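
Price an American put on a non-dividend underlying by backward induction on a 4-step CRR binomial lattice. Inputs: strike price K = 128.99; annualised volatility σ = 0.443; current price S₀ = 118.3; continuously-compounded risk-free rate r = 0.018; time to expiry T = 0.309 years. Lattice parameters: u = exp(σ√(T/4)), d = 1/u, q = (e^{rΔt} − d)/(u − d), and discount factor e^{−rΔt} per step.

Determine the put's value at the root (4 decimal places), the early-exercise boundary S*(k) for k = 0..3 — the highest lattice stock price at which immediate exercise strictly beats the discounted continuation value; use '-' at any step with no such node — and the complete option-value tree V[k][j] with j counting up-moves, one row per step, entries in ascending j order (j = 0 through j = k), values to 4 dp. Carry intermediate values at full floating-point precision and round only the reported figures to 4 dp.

Δt=0.07725, u=1.13103, d=0.88415, q=0.47489, disc=e^(-rΔt)=0.99861
k=4 terminal: V=max(K-S,0) → 56.6978 36.5121 10.6900 0.0000 0.0000
k=3: j=0 S=81.7645 intr=47.2255 cont=47.0463 V=47.2255[EX]; j=1 S=104.5951 intr=24.3949 cont=24.2156 V=24.3949[EX]; j=2 S=133.8006 intr=0.0000 cont=5.6056 V=5.6056[hold]; j=3 S=171.1610 intr=0.0000 cont=0.0000 V=0.0000[hold]  S*(3)=104.5951
k=2: j=0 S=92.4779 intr=36.5121 cont=36.3328 V=36.5121[EX]; j=1 S=118.3000 intr=10.6900 cont=15.4505 V=15.4505[hold]; j=2 S=151.3322 intr=0.0000 cont=2.9394 V=2.9394[hold]  S*(2)=92.4779
k=1: j=0 S=104.5951 intr=24.3949 cont=26.4732 V=26.4732[hold]; j=1 S=133.8006 intr=0.0000 cont=9.4959 V=9.4959[hold]  S*(1)=-
k=0: j=0 S=118.3000 intr=10.6900 cont=18.3852 V=18.3852[hold]  S*(0)=-

price = 18.3852
boundary = - - 92.4779 104.5951
tree:
18.3852
26.4732 9.4959
36.5121 15.4505 2.9394
47.2255 24.3949 5.6056 0.0000
56.6978 36.5121 10.6900 0.0000 0.0000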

* **Action item**
The records above are to be copied in full, exactly as written.

* **Response to this task**
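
Price an American put on a non-dividend underlying by backward induction on a 4-step CRR binomial lattice. Inputs: strike price K = 128.99; annualised volatility σ = 0.443; current price S₀ = 118.3; continuously-compounded risk-free rate r = 0.018; time to expiry T = 0.309 years. Lattice parameters: u = exp(σ√(T/4)), d = 1/u, q = (e^{rΔt} − d)/(u − d), and discount factor e^{−rΔt} per step.

Determine the put's value at the root (4 decimal places), the early-exercise boundary S*(k) for k = 0..3 — the highest lattice stock price at which immediate exercise strictly beats the discounted continuation value; use '-' at any step with no such node — and the complete option-value tree V[k][j] with j counting up-moves, one row per step, entries in ascending j order (j = 0 through j = k), values to 4 dp. Carry intermediate values at full floating-point precision and round only the reported figures to 4 dp.

Δt=0.07725, u=1.13103, d=0.88415, q=0.47489, disc=e^(-rΔt)=0.99861
k=4 terminal: V=max(K-S,0) → 56.6978 36.5121 10.6900 0.0000 0.0000
k=3: j=0 S=81.7645 intr=47.2255 cont=47.0463 V=47.2255[EX]; j=1 S=104.5951 intr=24.3949 cont=24.2156 V=24.3949[EX]; j=2 S=133.8006 intr=0.0000 cont=5.6056 V=5.6056[hold]; j=3 S=171.1610 intr=0.0000 cont=0.0000 V=0.0000[hold]  S*(3)=104.5951
k=2: j=0 S=92.4779 intr=36.5121 cont=36.3328 V=36.5121[EX]; j=1 S=118.3000 intr=10.6900 cont=15.4505 V=15.4505[hold]; j=2 S=151.3322 intr=0.0000 cont=2.9394 V=2.9394[hold]  S*(2)=92.4779
k=1: j=0 S=104.5951 intr=24.3949 cont=26.4732 V=26.4732[hold]; j=1 S=133.8006 intr=0.0000 cont=9.4959 V=9.4959[hold]  S*(1)=-
k=0: j=0 S=118.3000 intr=10.6900 cont=18.3852 V=18.3852[hold]  S*(0)=-

price = 18.3852
boundary = - - 92.4779 104.5951
tree:
18.3852
26.4732 9.4959
36.5121 15.4505 2.9394
47.2255 24.3949 5.6056 0.0000
56.6978 36.5121 10.6900 0.0000 0.0000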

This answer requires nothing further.